To do: When responding, copy every record below exactly as it appears.

Items from a dataset:
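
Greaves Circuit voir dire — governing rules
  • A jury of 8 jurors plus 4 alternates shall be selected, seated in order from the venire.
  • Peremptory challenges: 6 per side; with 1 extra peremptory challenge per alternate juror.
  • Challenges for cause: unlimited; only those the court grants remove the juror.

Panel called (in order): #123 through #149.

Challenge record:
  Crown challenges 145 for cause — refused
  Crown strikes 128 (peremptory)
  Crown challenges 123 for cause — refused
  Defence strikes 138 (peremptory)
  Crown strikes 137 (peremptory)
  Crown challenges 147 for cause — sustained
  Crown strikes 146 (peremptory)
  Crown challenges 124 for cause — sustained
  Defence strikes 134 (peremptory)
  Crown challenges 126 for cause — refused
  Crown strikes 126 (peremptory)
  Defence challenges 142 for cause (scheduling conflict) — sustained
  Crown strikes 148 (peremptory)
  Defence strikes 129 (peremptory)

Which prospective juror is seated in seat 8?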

Solved problem:
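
Greaves Circuit voir dire — governing rules
  • A jury of 8 jurors plus 4 alternates shall be selected, seated in order from the venire.
  • Peremptory challenges: 6 per side; with 1 extra peremptory challenge per alternate juror.
  • Challenges for cause: unlimited; only those the court grants remove the juror.

Panel called (in order): #123 through #149.

Challenge record:
  Crown challenges 145 for cause — refused
  Crown strikes 128 (peremptory)
  Crown challenges 123 for cause — refused
  Defence strikes 138 (peremptory)
  Crown strikes 137 (peremptory)
  Crown challenges 147 for cause — sustained
  Crown strikes 146 (peremptory)
  Crown challenges 124 for cause — sustained
  Defence strikes 134 (peremptory)
  Crown challenges 126 for cause — refused
  Crown strikes 126 (peremptory)
  Defence challenges 142 for cause (scheduling conflict) — sustained
  Crown strikes 148 (peremptory)
  Defence strikes 129 (peremptory)

Which prospective juror is seated in seat 8?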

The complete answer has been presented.